(Stored items)
....

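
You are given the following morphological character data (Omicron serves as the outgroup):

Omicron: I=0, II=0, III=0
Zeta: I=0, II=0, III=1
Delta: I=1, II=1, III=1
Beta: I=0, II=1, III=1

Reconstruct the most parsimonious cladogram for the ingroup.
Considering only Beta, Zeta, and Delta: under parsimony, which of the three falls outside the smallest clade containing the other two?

Zeta

The outgroup has state '0' for every character, so '1' is the derived state throughout.
I: derived state '1' in Delta only — an autapomorphy, so it tells us nothing about relationships among taxa.
II: derived state '1' in Beta and Delta only — synapomorphy for {Beta, Delta}.
III (derived state '1') is shared by all ingroup taxa — unites the whole ingroup.
Most parsimonious ingroup topology: (Zeta,(Delta,Beta)).
Beta and Delta share a more recent common ancestor with each other than either does with Zeta, so Zeta is the least closely related of the three.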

....

Exercise objective:
Every record above needs to be returned in full, exactly.

Answer:
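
You are given the following morphological character data (Omicron serves as the outgroup):

Omicron: I=0, II=0, III=0
Zeta: I=0, II=0, III=1
Delta: I=1, II=1, III=1
Beta: I=0, II=1, III=1

Reconstruct the most parsimonious cladogram for the ingroup.
Considering only Beta, Zeta, and Delta: under parsimony, which of the three falls outside the smallest clade containing the other two?

Zeta

The outgroup has state '0' for every character, so '1' is the derived state throughout.
I: derived state '1' in Delta only — an autapomorphy, so it tells us nothing about relationships among taxa.
II: derived state '1' in Beta and Delta only — synapomorphy for {Beta, Delta}.
III (derived state '1') is shared by all ingroup taxa — unites the whole ingroup.
Most parsimonious ingroup topology: (Zeta,(Delta,Beta)).
Beta and Delta share a more recent common ancestor with each other than either does with Zeta, so Zeta is the least closely related of the three.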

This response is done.